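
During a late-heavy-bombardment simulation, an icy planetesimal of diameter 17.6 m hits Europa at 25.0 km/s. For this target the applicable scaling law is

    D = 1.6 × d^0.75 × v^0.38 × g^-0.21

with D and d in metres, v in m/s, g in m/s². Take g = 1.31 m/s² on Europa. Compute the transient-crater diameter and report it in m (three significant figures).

In SI units: v = 25000 m/s.
d^0.75 = 17.6^0.75 = 8.593
v^0.38 = 25000^0.38 = 46.90
g^-0.21 = 1.31^-0.21 = 0.9449
D = 1.6 × 8.593 × 46.90 × 0.9449 = 609.3 m

D ≈ 609 m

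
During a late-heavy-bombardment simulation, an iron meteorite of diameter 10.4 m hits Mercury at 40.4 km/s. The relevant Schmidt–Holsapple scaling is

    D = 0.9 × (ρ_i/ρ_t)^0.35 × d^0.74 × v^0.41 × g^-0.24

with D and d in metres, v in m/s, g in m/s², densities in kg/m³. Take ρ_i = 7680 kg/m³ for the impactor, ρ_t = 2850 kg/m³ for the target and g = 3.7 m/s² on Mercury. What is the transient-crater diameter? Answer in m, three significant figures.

D ≈ 407 m

In SI units: v = 40400 m/s.
(ρ_i/ρ_t)^0.35 = (7680/2850)^0.35 = 1.415
d^0.74 = 10.4^0.74 = 5.657
v^0.41 = 40400^0.41 = 77.38
g^-0.24 = 3.7^-0.24 = 0.7305
D = 0.9 × 1.415 × 5.657 × 77.38 × 0.7305 = 407.2 m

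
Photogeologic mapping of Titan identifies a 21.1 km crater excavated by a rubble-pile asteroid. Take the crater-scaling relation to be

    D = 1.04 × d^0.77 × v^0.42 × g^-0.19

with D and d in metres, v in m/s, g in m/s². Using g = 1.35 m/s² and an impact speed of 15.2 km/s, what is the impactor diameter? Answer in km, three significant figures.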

| Exercise goal |
Type out each entry above again, exactly.

| Reply |
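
During a late-heavy-bombardment simulation, an icy planetesimal of diameter 17.6 m hits Europa at 25.0 km/s. For this target the applicable scaling law is

    D = 1.6 × d^0.75 × v^0.38 × g^-0.21

with D and d in metres, v in m/s, g in m/s². Take g = 1.31 m/s² on Europa. Compute the transient-crater diameter and report it in m (three significant figures).

In SI units: v = 25000 m/s.
d^0.75 = 17.6^0.75 = 8.593
v^0.38 = 25000^0.38 = 46.90
g^-0.21 = 1.31^-0.21 = 0.9449
D = 1.6 × 8.593 × 46.90 × 0.9449 = 609.3 m

D ≈ 609 m

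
During a late-heavy-bombardment simulation, an iron meteorite of diameter 10.4 m hits Mercury at 40.4 km/s. The relevant Schmidt–Holsapple scaling is

    D = 0.9 × (ρ_i/ρ_t)^0.35 × d^0.74 × v^0.41 × g^-0.24

with D and d in metres, v in m/s, g in m/s², densities in kg/m³. Take ρ_i = 7680 kg/m³ for the impactor, ρ_t = 2850 kg/m³ for the target and g = 3.7 m/s² on Mercury. What is the transient-crater diameter? Answer in m, three significant figures.

D ≈ 407 m

In SI units: v = 40400 m/s.
(ρ_i/ρ_t)^0.35 = (7680/2850)^0.35 = 1.415
d^0.74 = 10.4^0.74 = 5.657
v^0.41 = 40400^0.41 = 77.38
g^-0.24 = 3.7^-0.24 = 0.7305
D = 0.9 × 1.415 × 5.657 × 77.38 × 0.7305 = 407.2 m

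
Photogeologic mapping of Titan identifies a 21.1 km crater excavated by a rubble-pile asteroid. Take the crater-scaling relation to be

    D = 1.04 × d^0.77 × v^0.42 × g^-0.19

with D and d in metres, v in m/s, g in m/s². Using g = 1.35 m/s² and an impact speed of 15.2 km/s, what is the impactor diameter? Answer in km, three significant figures.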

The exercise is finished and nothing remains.